***** DATASET

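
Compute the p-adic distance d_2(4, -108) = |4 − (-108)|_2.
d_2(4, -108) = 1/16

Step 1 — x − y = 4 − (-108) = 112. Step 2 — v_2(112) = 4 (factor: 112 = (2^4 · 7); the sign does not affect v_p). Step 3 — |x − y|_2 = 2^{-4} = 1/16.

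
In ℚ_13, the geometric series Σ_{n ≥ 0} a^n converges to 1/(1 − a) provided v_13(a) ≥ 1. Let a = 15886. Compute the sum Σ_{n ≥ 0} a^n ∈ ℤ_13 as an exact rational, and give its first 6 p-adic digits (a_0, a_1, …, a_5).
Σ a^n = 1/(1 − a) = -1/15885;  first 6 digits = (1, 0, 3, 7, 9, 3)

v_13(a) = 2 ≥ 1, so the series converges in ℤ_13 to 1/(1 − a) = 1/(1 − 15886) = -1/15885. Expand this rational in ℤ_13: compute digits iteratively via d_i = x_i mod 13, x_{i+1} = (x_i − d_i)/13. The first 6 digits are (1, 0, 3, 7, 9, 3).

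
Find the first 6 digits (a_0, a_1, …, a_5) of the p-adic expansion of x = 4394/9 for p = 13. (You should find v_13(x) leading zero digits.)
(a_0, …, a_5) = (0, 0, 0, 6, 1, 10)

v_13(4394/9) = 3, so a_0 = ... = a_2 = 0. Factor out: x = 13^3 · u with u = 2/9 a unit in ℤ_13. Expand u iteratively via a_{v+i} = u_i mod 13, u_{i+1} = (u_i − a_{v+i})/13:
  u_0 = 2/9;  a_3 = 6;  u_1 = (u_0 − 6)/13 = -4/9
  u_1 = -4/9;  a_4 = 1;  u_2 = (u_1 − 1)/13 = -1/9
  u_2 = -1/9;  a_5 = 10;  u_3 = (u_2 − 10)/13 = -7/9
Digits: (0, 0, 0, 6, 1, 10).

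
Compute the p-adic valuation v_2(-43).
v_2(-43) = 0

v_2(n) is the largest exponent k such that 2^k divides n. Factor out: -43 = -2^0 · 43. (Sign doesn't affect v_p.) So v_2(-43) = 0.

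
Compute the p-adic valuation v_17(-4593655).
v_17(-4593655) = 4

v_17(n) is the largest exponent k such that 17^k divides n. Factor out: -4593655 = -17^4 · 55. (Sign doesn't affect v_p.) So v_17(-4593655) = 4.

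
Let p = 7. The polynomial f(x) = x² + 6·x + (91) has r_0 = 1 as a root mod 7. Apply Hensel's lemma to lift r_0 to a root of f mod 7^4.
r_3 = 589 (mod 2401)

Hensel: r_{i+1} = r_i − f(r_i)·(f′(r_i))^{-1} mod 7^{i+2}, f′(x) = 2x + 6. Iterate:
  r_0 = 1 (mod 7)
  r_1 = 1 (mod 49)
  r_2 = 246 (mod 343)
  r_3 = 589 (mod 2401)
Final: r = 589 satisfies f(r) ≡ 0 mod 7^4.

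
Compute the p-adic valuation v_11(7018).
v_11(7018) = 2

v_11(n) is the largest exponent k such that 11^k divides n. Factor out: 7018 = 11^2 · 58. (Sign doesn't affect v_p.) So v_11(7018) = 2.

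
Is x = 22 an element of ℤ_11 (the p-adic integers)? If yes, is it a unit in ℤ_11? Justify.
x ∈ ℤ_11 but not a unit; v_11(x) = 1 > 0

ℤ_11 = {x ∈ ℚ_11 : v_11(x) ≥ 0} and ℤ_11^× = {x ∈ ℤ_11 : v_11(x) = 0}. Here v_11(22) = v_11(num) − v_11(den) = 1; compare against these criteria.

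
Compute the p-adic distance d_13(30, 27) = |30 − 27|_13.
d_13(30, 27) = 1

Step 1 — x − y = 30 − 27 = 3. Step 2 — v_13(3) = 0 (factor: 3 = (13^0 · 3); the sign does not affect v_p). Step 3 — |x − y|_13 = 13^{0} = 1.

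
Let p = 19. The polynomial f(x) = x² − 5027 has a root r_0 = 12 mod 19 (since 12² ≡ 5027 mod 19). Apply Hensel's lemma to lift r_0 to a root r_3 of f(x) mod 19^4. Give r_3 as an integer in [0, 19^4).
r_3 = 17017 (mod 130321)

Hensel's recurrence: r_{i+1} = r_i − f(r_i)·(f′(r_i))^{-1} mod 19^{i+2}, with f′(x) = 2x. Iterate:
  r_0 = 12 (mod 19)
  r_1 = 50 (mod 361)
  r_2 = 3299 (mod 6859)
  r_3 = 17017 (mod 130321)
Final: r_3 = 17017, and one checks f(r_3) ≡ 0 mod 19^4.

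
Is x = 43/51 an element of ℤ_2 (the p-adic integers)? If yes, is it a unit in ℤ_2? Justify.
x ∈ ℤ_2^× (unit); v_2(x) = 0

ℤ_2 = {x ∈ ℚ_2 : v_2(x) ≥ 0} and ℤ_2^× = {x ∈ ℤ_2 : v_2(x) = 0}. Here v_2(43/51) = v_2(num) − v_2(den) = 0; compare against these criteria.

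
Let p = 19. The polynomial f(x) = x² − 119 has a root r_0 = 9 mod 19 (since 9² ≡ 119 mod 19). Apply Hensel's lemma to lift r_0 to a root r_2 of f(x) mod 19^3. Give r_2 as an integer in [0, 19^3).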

**********

PROBLEM TO SOLVE ::
All lines from the one containing "Let p = 19. The polynomial f(x) = x² − 5027" to the last line above should be reproduced exactly, and no other lines should be given.

RESULT ::
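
Let p = 19. The polynomial f(x) = x² − 5027 has a root r_0 = 12 mod 19 (since 12² ≡ 5027 mod 19). Apply Hensel's lemma to lift r_0 to a root r_3 of f(x) mod 19^4. Give r_3 as an integer in [0, 19^4).
r_3 = 17017 (mod 130321)

Hensel's recurrence: r_{i+1} = r_i − f(r_i)·(f′(r_i))^{-1} mod 19^{i+2}, with f′(x) = 2x. Iterate:
  r_0 = 12 (mod 19)
  r_1 = 50 (mod 361)
  r_2 = 3299 (mod 6859)
  r_3 = 17017 (mod 130321)
Final: r_3 = 17017, and one checks f(r_3) ≡ 0 mod 19^4.

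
Is x = 43/51 an element of ℤ_2 (the p-adic integers)? If yes, is it a unit in ℤ_2? Justify.
x ∈ ℤ_2^× (unit); v_2(x) = 0

ℤ_2 = {x ∈ ℚ_2 : v_2(x) ≥ 0} and ℤ_2^× = {x ∈ ℤ_2 : v_2(x) = 0}. Here v_2(43/51) = v_2(num) − v_2(den) = 0; compare against these criteria.

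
Let p = 19. The polynomial f(x) = x² − 119 has a root r_0 = 9 mod 19 (since 9² ≡ 119 mod 19). Apply Hensel's lemma to lift r_0 to a root r_2 of f(x) mod 19^3. Give r_2 as an integer in [0, 19^3).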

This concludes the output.